→ **Task goal**
Each record must appear in the answer exactly as given.

→ **Input data**
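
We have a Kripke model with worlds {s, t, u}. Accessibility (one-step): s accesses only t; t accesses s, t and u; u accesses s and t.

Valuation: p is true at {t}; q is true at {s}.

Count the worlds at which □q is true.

0

s: successors {t}; q there: t:F. ✗
t: successors {s, t, u}; q there: s:T, t:F, u:F. ✗
u: successors {s, t}; q there: s:T, t:F. ✗
Satisfying worlds: ∅.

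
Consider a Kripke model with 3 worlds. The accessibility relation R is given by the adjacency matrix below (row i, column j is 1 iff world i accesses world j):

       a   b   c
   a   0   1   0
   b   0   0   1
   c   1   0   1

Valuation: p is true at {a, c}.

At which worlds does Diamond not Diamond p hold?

{c}

a: successors {b}; not Diamond p there: b:F. ✗
b: successors {c}; not Diamond p there: c:F. ✗
c: successors {a, c}; not Diamond p there: a:T, c:F. ✓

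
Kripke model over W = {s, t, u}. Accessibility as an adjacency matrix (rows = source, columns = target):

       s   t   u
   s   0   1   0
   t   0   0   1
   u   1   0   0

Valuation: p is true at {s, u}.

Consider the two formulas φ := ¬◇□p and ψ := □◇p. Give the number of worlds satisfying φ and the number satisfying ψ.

1 and 2

For ¬◇□p:
s: ◇□p is T. ✗
t: ◇□p is T. ✗
u: ◇□p is F. ✓
— 1 world.
For □◇p:
s: successors {t}; ◇p there: t:T. ✓
t: successors {u}; ◇p there: u:T. ✓
u: successors {s}; ◇p there: s:F. ✗
— 2 worlds.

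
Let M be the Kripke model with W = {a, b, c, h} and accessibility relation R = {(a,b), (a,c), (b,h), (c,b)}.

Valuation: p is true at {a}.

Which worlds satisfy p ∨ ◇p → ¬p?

a: p ∨ ◇p is T, ¬p is F. ✗
b: p ∨ ◇p is F, ¬p is T. ✓
c: p ∨ ◇p is F, ¬p is T. ✓
h: p ∨ ◇p is F, ¬p is T. ✓

{b, c, h}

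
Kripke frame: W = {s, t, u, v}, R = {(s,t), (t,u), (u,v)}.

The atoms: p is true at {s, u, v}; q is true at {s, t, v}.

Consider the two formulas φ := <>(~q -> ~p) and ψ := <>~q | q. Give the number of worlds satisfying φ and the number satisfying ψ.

For <>(~q -> ~p):
s: successors {t}; ~q -> ~p there: t:T. ✓
t: successors {u}; ~q -> ~p there: u:F. ✗
u: successors {v}; ~q -> ~p there: v:T. ✓
v: no successors, so <>(~q -> ~p) fails. ✗
— 2 worlds.
For <>~q | q:
s: <>~q is F, q is T. ✓
t: <>~q is T, q is T. ✓
u: <>~q is F, q is F. ✗
v: <>~q is F, q is T. ✓
— 3 worlds.

2 and 3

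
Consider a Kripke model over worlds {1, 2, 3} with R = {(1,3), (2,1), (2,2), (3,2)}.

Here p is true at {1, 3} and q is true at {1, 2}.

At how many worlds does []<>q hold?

2

1: successors {3}; <>q there: 3:T. ✓
2: successors {1, 2}; <>q there: 1:F, 2:T. ✗
3: successors {2}; <>q there: 2:T. ✓
Satisfying worlds: {1, 3}.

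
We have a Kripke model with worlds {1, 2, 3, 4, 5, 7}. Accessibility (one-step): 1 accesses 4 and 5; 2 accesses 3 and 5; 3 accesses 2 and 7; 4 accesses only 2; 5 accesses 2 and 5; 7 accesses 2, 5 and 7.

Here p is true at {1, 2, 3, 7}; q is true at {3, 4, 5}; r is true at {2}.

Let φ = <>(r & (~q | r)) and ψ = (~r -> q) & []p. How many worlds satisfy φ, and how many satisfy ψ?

For <>(r & (~q | r)):
1: successors {4, 5}; r & (~q | r) there: 4:F, 5:F. ✗
2: successors {3, 5}; r & (~q | r) there: 3:F, 5:F. ✗
3: successors {2, 7}; r & (~q | r) there: 2:T, 7:F. ✓
4: successors {2}; r & (~q | r) there: 2:T. ✓
5: successors {2, 5}; r & (~q | r) there: 2:T, 5:F. ✓
7: successors {2, 5, 7}; r & (~q | r) there: 2:T, 5:F, 7:F. ✓
— 4 worlds.
For (~r -> q) & []p:
1: ~r -> q is F, []p is F. ✗
2: ~r -> q is T, []p is F. ✗
3: ~r -> q is T, []p is T. ✓
4: ~r -> q is T, []p is T. ✓
5: ~r -> q is T, []p is F. ✗
7: ~r -> q is F, []p is F. ✗
— 2 worlds.

4 and 2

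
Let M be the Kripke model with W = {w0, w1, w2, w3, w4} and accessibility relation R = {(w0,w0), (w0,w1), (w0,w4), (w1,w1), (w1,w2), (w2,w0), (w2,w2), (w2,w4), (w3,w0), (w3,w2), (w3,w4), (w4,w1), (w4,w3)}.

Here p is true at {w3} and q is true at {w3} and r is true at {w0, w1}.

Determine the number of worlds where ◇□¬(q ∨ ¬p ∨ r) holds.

0

w0: successors {w0, w1, w4}; □¬(q ∨ ¬p ∨ r) there: w0:F, w1:F, w4:F. ✗
w1: successors {w1, w2}; □¬(q ∨ ¬p ∨ r) there: w1:F, w2:F. ✗
w2: successors {w0, w2, w4}; □¬(q ∨ ¬p ∨ r) there: w0:F, w2:F, w4:F. ✗
w3: successors {w0, w2, w4}; □¬(q ∨ ¬p ∨ r) there: w0:F, w2:F, w4:F. ✗
w4: successors {w1, w3}; □¬(q ∨ ¬p ∨ r) there: w1:F, w3:F. ✗
Satisfying worlds: ∅.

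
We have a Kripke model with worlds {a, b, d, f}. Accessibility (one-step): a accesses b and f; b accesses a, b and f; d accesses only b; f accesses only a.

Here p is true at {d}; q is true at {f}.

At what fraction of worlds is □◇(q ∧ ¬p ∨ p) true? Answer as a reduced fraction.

1/2

a: successors {b, f}; ◇(q ∧ ¬p ∨ p) there: b:T, f:F. ✗
b: successors {a, b, f}; ◇(q ∧ ¬p ∨ p) there: a:T, b:T, f:F. ✗
d: successors {b}; ◇(q ∧ ¬p ∨ p) there: b:T. ✓
f: successors {a}; ◇(q ∧ ¬p ∨ p) there: a:T. ✓
That's 2 of 4 worlds, so 2/4 = 1/2.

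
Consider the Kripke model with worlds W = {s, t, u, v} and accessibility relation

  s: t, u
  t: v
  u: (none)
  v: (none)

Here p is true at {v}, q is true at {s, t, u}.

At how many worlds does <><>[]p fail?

3

s: successors {t, u}; <>[]p there: t:T, u:F. ✓
t: successors {v}; <>[]p there: v:F. ✗
u: no successors, so <><>[]p fails. ✗
v: no successors, so <><>[]p fails. ✗
Satisfying worlds: {s}.
So <><>[]p fails at the other 3 worlds.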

→ **Problem solution**
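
We have a Kripke model with worlds {s, t, u}. Accessibility (one-step): s accesses only t; t accesses s, t and u; u accesses s and t.

Valuation: p is true at {t}; q is true at {s}.

Count the worlds at which □q is true.

0

s: successors {t}; q there: t:F. ✗
t: successors {s, t, u}; q there: s:T, t:F, u:F. ✗
u: successors {s, t}; q there: s:T, t:F. ✗
Satisfying worlds: ∅.

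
Consider a Kripke model with 3 worlds. The accessibility relation R is given by the adjacency matrix below (row i, column j is 1 iff world i accesses world j):

       a   b   c
   a   0   1   0
   b   0   0   1
   c   1   0   1

Valuation: p is true at {a, c}.

At which worlds does Diamond not Diamond p hold?

{c}

a: successors {b}; not Diamond p there: b:F. ✗
b: successors {c}; not Diamond p there: c:F. ✗
c: successors {a, c}; not Diamond p there: a:T, c:F. ✓

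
Kripke model over W = {s, t, u}. Accessibility as an adjacency matrix (rows = source, columns = target):

       s   t   u
   s   0   1   0
   t   0   0   1
   u   1   0   0

Valuation: p is true at {s, u}.

Consider the two formulas φ := ¬◇□p and ψ := □◇p. Give the number of worlds satisfying φ and the number satisfying ψ.

1 and 2

For ¬◇□p:
s: ◇□p is T. ✗
t: ◇□p is T. ✗
u: ◇□p is F. ✓
— 1 world.
For □◇p:
s: successors {t}; ◇p there: t:T. ✓
t: successors {u}; ◇p there: u:T. ✓
u: successors {s}; ◇p there: s:F. ✗
— 2 worlds.

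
Let M be the Kripke model with W = {a, b, c, h} and accessibility relation R = {(a,b), (a,c), (b,h), (c,b)}.

Valuation: p is true at {a}.

Which worlds satisfy p ∨ ◇p → ¬p?

a: p ∨ ◇p is T, ¬p is F. ✗
b: p ∨ ◇p is F, ¬p is T. ✓
c: p ∨ ◇p is F, ¬p is T. ✓
h: p ∨ ◇p is F, ¬p is T. ✓

{b, c, h}

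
Kripke frame: W = {s, t, u, v}, R = {(s,t), (t,u), (u,v)}.

The atoms: p is true at {s, u, v}; q is true at {s, t, v}.

Consider the two formulas φ := <>(~q -> ~p) and ψ := <>~q | q. Give the number of worlds satisfying φ and the number satisfying ψ.

For <>(~q -> ~p):
s: successors {t}; ~q -> ~p there: t:T. ✓
t: successors {u}; ~q -> ~p there: u:F. ✗
u: successors {v}; ~q -> ~p there: v:T. ✓
v: no successors, so <>(~q -> ~p) fails. ✗
— 2 worlds.
For <>~q | q:
s: <>~q is F, q is T. ✓
t: <>~q is T, q is T. ✓
u: <>~q is F, q is F. ✗
v: <>~q is F, q is T. ✓
— 3 worlds.

2 and 3

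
Consider a Kripke model over worlds {1, 2, 3} with R = {(1,3), (2,1), (2,2), (3,2)}.

Here p is true at {1, 3} and q is true at {1, 2}.

At how many worlds does []<>q hold?

2

1: successors {3}; <>q there: 3:T. ✓
2: successors {1, 2}; <>q there: 1:F, 2:T. ✗
3: successors {2}; <>q there: 2:T. ✓
Satisfying worlds: {1, 3}.

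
We have a Kripke model with worlds {1, 2, 3, 4, 5, 7}. Accessibility (one-step): 1 accesses 4 and 5; 2 accesses 3 and 5; 3 accesses 2 and 7; 4 accesses only 2; 5 accesses 2 and 5; 7 accesses 2, 5 and 7.

Here p is true at {1, 2, 3, 7}; q is true at {3, 4, 5}; r is true at {2}.

Let φ = <>(r & (~q | r)) and ψ = (~r -> q) & []p. How many worlds satisfy φ, and how many satisfy ψ?

For <>(r & (~q | r)):
1: successors {4, 5}; r & (~q | r) there: 4:F, 5:F. ✗
2: successors {3, 5}; r & (~q | r) there: 3:F, 5:F. ✗
3: successors {2, 7}; r & (~q | r) there: 2:T, 7:F. ✓
4: successors {2}; r & (~q | r) there: 2:T. ✓
5: successors {2, 5}; r & (~q | r) there: 2:T, 5:F. ✓
7: successors {2, 5, 7}; r & (~q | r) there: 2:T, 5:F, 7:F. ✓
— 4 worlds.
For (~r -> q) & []p:
1: ~r -> q is F, []p is F. ✗
2: ~r -> q is T, []p is F. ✗
3: ~r -> q is T, []p is T. ✓
4: ~r -> q is T, []p is T. ✓
5: ~r -> q is T, []p is F. ✗
7: ~r -> q is F, []p is F. ✗
— 2 worlds.

4 and 2

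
Let M be the Kripke model with W = {w0, w1, w2, w3, w4} and accessibility relation R = {(w0,w0), (w0,w1), (w0,w4), (w1,w1), (w1,w2), (w2,w0), (w2,w2), (w2,w4), (w3,w0), (w3,w2), (w3,w4), (w4,w1), (w4,w3)}.

Here p is true at {w3} and q is true at {w3} and r is true at {w0, w1}.

Determine the number of worlds where ◇□¬(q ∨ ¬p ∨ r) holds.

0

w0: successors {w0, w1, w4}; □¬(q ∨ ¬p ∨ r) there: w0:F, w1:F, w4:F. ✗
w1: successors {w1, w2}; □¬(q ∨ ¬p ∨ r) there: w1:F, w2:F. ✗
w2: successors {w0, w2, w4}; □¬(q ∨ ¬p ∨ r) there: w0:F, w2:F, w4:F. ✗
w3: successors {w0, w2, w4}; □¬(q ∨ ¬p ∨ r) there: w0:F, w2:F, w4:F. ✗
w4: successors {w1, w3}; □¬(q ∨ ¬p ∨ r) there: w1:F, w3:F. ✗
Satisfying worlds: ∅.

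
We have a Kripke model with worlds {a, b, d, f}. Accessibility (one-step): a accesses b and f; b accesses a, b and f; d accesses only b; f accesses only a.

Here p is true at {d}; q is true at {f}.

At what fraction of worlds is □◇(q ∧ ¬p ∨ p) true? Answer as a reduced fraction.

1/2

a: successors {b, f}; ◇(q ∧ ¬p ∨ p) there: b:T, f:F. ✗
b: successors {a, b, f}; ◇(q ∧ ¬p ∨ p) there: a:T, b:T, f:F. ✗
d: successors {b}; ◇(q ∧ ¬p ∨ p) there: b:T. ✓
f: successors {a}; ◇(q ∧ ¬p ∨ p) there: a:T. ✓
That's 2 of 4 worlds, so 2/4 = 1/2.

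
Consider the Kripke model with worlds W = {s, t, u, v} and accessibility relation

  s: t, u
  t: v
  u: (none)
  v: (none)

Here p is true at {v}, q is true at {s, t, u}.

At how many worlds does <><>[]p fail?

3

s: successors {t, u}; <>[]p there: t:T, u:F. ✓
t: successors {v}; <>[]p there: v:F. ✗
u: no successors, so <><>[]p fails. ✗
v: no successors, so <><>[]p fails. ✗
Satisfying worlds: {s}.
So <><>[]p fails at the other 3 worlds.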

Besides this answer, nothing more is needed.